Look for the word "processes" in the data below, and copy every line that holds it.
========
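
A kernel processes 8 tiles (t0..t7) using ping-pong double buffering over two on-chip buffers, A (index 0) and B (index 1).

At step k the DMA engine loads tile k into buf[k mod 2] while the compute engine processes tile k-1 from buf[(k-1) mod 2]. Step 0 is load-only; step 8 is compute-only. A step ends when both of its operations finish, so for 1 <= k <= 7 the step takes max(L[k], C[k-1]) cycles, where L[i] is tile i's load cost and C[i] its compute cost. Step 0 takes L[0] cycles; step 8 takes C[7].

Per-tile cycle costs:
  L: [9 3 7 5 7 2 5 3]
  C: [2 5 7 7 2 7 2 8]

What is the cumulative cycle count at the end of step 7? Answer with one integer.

step 0: L[0]=9 → dur=9, Σ=9 | A=load:t0 B=idle [load-only]
step 1: L[1]=3 C[0]=2 → dur=3, Σ=12 | A=compute:t0 B=load:t1 [load-bound]
step 2: L[2]=7 C[1]=5 → dur=7, Σ=19 | A=load:t2 B=compute:t1 [load-bound]
step 3: L[3]=5 C[2]=7 → dur=7, Σ=26 | A=compute:t2 B=load:t3 [compute-bound]
step 4: L[4]=7 C[3]=7 → dur=7, Σ=33 | A=load:t4 B=compute:t3 [tied]
step 5: L[5]=2 C[4]=2 → dur=2, Σ=35 | A=compute:t4 B=load:t5 [tied]
step 6: L[6]=5 C[5]=7 → dur=7, Σ=42 | A=load:t6 B=compute:t5 [compute-bound]
step 7: L[7]=3 C[6]=2 → dur=3, Σ=45 | A=compute:t6 B=load:t7 [load-bound]
step 8: C[7]=8 → dur=8, Σ=53 | A=idle B=compute:t7 [compute-only]

end_cycle[7] = 45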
========
Exercise result
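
A kernel processes 8 tiles (t0..t7) using ping-pong double buffering over two on-chip buffers, A (index 0) and B (index 1).
At step k the DMA engine loads tile k into buf[k mod 2] while the compute engine processes tile k-1 from buf[(k-1) mod 2]. Step 0 is load-only; step 8 is compute-only. A step ends when both of its operations finish, so for 1 <= k <= 7 the step takes max(L[k], C[k-1]) cycles, where L[i] is tile i's load cost and C[i] its compute cost. Step 0 takes L[0] cycles; step 8 takes C[7].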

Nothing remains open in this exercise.